AIM OF THE TASK:
Below are the entries; count how many lines contain the word "items" and reply with that number alone.

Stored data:
---------------

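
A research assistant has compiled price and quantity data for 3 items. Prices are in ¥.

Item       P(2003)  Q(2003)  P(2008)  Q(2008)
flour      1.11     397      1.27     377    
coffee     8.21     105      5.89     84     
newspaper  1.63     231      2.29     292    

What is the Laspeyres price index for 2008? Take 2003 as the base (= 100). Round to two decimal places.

98.36

Laspeyres price index uses base-period quantities as weights.
ΣP(2008)·Q(2003) = 1.27×397 + 5.89×105 + 2.29×231 = 504.19 + 618.45 + 528.99 = 1651.63
ΣP(2003)·Q(2003) = 1.11×397 + 8.21×105 + 1.63×231 = 440.67 + 862.05 + 376.53 = 1679.25
Index = 1651.63 / 1679.25 × 100 = 98.3552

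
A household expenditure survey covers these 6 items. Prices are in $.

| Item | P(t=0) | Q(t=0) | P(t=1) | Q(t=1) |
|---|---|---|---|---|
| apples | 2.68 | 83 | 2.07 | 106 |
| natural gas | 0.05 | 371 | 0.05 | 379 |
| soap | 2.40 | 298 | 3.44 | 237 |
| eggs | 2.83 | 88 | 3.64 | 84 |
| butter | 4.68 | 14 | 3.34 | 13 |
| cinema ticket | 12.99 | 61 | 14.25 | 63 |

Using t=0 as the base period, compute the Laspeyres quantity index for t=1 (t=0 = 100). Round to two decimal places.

Laspeyres quantity index uses base-period prices as weights.
ΣP(t=0)·Q(t=1) = 2.68×106 + 0.05×379 + 2.40×237 + 2.83×84 + 4.68×13 + 12.99×63 = 284.08 + 18.95 + 568.8 + 237.72 + 60.84 + 818.37 = 1988.76
ΣP(t=0)·Q(t=0) = 2.68×83 + 0.05×371 + 2.40×298 + 2.83×88 + 4.68×14 + 12.99×61 = 222.44 + 18.55 + 715.2 + 249.04 + 65.52 + 792.39 = 2063.14
Index = 1988.76 / 2063.14 × 100 = 96.3948

96.39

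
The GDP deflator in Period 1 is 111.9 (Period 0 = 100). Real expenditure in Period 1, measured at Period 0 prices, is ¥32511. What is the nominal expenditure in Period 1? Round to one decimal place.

36379.8

Nominal = Real × (Index/100) = 32511 × (111.9/100)
        = 32511 × 1.119 = 36379.8090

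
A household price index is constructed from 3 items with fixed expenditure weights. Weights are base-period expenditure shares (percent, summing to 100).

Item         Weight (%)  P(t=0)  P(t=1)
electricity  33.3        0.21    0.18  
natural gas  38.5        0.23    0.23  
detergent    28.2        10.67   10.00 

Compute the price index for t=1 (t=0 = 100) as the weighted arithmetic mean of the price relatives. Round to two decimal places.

electricity: 33.3 × (0.18/0.21) = 33.3 × 0.857143 = 28.5429
natural gas: 38.5 × (0.23/0.23) = 38.5 × 1.000000 = 38.5000
detergent: 28.2 × (10.00/10.67) = 28.2 × 0.937207 = 26.4292
Index = Σ wᵢ·(p₁ᵢ/p₀ᵢ) = 28.5429 + 38.5000 + 26.4292 = 93.4721

93.47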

---------------

ANSWER SECTION:
3